▶ [Work order] Please read the records below and return each line holding the string "half".

□ □ □ □

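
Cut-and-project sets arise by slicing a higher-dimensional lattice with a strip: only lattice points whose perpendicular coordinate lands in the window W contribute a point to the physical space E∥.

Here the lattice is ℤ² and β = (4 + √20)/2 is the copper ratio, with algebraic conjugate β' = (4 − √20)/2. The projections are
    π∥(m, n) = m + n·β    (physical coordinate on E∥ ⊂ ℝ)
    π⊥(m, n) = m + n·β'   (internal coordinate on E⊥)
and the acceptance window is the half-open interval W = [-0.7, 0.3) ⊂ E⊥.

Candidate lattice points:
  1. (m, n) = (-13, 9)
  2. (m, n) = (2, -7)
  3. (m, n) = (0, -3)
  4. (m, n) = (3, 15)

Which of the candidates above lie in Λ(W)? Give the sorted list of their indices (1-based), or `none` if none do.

4

Numerically β ≈ 4.23607 and β' = −1/β ≈ -0.23607.
#1 (-13,9): internal coord -13 + (9)·β' = -15.12461; -15.12461 ∉ [-0.7, 0.3) → out
#2 (2,-7): internal coord 2 + (-7)·β' = +3.65248; +3.65248 ∉ [-0.7, 0.3) → out
#3 (0,-3): internal coord 0 + (-3)·β' = +0.70820; +0.70820 ∉ [-0.7, 0.3) → out
#4 (3,15): internal coord 3 + (15)·β' = -0.54102; -0.54102 ∈ [-0.7, 0.3) → IN Λ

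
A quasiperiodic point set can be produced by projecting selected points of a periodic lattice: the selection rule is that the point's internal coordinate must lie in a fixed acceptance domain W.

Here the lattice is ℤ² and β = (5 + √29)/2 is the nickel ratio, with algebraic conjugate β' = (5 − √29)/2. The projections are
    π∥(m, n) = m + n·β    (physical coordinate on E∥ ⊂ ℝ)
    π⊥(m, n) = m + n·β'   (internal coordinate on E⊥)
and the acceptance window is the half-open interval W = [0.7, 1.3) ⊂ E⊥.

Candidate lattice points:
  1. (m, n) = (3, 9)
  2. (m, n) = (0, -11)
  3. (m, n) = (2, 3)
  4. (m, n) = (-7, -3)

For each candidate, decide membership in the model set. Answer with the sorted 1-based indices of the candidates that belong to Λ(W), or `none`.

Compute β' = (5−√29)/2 = -0.192582, so π⊥(m,n) = m -0.192582·n.
candidate 1: (m,n)=(3,9) → π∥ = 3+9·β ≈ 49.733242, π⊥ = 3+9·β' ≈ 1.266758 ∈ [0.7, 1.3) ⇒ IN Λ
candidate 2: (m,n)=(0,-11) → π∥ = 0-11·β ≈ -57.118406, π⊥ = 0-11·β' ≈ 2.118406 ∉ [0.7, 1.3) ⇒ out
candidate 3: (m,n)=(2,3) → π∥ = 2+3·β ≈ 17.577747, π⊥ = 2+3·β' ≈ 1.422253 ∉ [0.7, 1.3) ⇒ out
candidate 4: (m,n)=(-7,-3) → π∥ = -7-3·β ≈ -22.577747, π⊥ = -7-3·β' ≈ -6.422253 ∉ [0.7, 1.3) ⇒ out

1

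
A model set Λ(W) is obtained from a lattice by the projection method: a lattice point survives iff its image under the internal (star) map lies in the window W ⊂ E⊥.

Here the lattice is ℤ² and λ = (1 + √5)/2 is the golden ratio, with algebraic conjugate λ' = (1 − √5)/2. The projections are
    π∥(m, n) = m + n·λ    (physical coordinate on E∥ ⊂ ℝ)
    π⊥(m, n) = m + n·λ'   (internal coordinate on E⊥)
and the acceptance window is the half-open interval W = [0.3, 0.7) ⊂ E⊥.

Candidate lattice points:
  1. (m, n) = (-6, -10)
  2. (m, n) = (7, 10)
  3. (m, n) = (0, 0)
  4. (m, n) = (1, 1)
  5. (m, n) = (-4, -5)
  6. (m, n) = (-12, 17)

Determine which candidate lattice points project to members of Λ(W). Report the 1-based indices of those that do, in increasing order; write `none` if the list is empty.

4

Numerically λ ≈ 1.618034 and λ' = −1/λ ≈ -0.618034.
[1] lift (-6,-10): star map gives 0.180340; window check 0.3 ≤ 0.180340 < 0.7 is false → out
[2] lift (7,10): star map gives 0.819660; window check 0.3 ≤ 0.819660 < 0.7 is false → out
[3] lift (0,0): star map gives 0.000000; window check 0.3 ≤ 0.000000 < 0.7 is false → out
[4] lift (1,1): star map gives 0.381966; window check 0.3 ≤ 0.381966 < 0.7 is true → IN Λ
[5] lift (-4,-5): star map gives -0.909830; window check 0.3 ≤ -0.909830 < 0.7 is false → out
[6] lift (-12,17): star map gives -22.506578; window check 0.3 ≤ -22.506578 < 0.7 is false → out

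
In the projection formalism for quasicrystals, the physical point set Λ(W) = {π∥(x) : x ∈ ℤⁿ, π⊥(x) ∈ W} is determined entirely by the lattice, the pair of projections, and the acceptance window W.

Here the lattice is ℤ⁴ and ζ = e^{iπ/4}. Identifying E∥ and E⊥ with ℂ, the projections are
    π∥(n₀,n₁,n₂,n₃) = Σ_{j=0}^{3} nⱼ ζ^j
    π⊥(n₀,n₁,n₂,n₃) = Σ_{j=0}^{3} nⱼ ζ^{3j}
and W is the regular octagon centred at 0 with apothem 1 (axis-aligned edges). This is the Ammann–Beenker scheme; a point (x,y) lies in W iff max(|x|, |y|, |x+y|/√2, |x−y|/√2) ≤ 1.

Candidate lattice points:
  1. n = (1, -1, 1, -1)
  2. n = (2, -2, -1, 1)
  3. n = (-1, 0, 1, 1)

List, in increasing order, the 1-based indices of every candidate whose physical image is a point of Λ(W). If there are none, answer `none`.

π⊥(n) = n₀ + n₁ζ³ + n₂ζ⁶ + n₃ζ⁹ where ζ = e^{iπ/4}.
candidate 1: n = (1, -1, 1, -1) → π⊥ ≈ (+1.0000, -2.4142); max(|x|,|y|,|x±y|/√2) = 2.4142 > 1 ⇒ ∉ W
candidate 2: n = (2, -2, -1, 1) → π⊥ ≈ (+4.1213, +0.2929); max(|x|,|y|,|x±y|/√2) = 4.1213 > 1 ⇒ ∉ W
candidate 3: n = (-1, 0, 1, 1) → π⊥ ≈ (-0.2929, -0.2929); max(|x|,|y|,|x±y|/√2) = 0.4142 ≤ 1 ⇒ ∈ W

3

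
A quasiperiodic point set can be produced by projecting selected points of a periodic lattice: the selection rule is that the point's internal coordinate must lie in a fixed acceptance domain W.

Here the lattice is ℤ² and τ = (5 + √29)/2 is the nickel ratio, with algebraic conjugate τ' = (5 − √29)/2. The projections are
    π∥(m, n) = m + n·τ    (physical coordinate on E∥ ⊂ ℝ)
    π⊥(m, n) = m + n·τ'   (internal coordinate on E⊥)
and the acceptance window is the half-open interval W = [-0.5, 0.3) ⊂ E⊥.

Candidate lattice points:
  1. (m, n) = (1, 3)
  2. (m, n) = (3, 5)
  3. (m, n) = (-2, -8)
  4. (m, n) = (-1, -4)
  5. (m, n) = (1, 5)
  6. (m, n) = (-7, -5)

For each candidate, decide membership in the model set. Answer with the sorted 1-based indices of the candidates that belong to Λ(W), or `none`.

Compute τ' = (5−√29)/2 = -0.192582, so π⊥(m,n) = m -0.192582·n.
candidate 1: (m,n)=(1,3) → π∥ = 1+3·τ ≈ 16.577747, π⊥ = 1+3·τ' ≈ 0.422253 ∉ [-0.5, 0.3) ⇒ out
candidate 2: (m,n)=(3,5) → π∥ = 3+5·τ ≈ 28.962912, π⊥ = 3+5·τ' ≈ 2.037088 ∉ [-0.5, 0.3) ⇒ out
candidate 3: (m,n)=(-2,-8) → π∥ = -2-8·τ ≈ -43.540659, π⊥ = -2-8·τ' ≈ -0.459341 ∈ [-0.5, 0.3) ⇒ IN Λ
candidate 4: (m,n)=(-1,-4) → π∥ = -1-4·τ ≈ -21.770330, π⊥ = -1-4·τ' ≈ -0.229670 ∈ [-0.5, 0.3) ⇒ IN Λ
candidate 5: (m,n)=(1,5) → π∥ = 1+5·τ ≈ 26.962912, π⊥ = 1+5·τ' ≈ 0.037088 ∈ [-0.5, 0.3) ⇒ IN Λ
candidate 6: (m,n)=(-7,-5) → π∥ = -7-5·τ ≈ -32.962912, π⊥ = -7-5·τ' ≈ -6.037088 ∉ [-0.5, 0.3) ⇒ out

3, 4, 5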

□ □ □ □

▶ [Response box]
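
and the acceptance window is the half-open interval W = [-0.7, 0.3) ⊂ E⊥.
and the acceptance window is the half-open interval W = [0.7, 1.3) ⊂ E⊥.
and the acceptance window is the half-open interval W = [0.3, 0.7) ⊂ E⊥.
and the acceptance window is the half-open interval W = [-0.5, 0.3) ⊂ E⊥.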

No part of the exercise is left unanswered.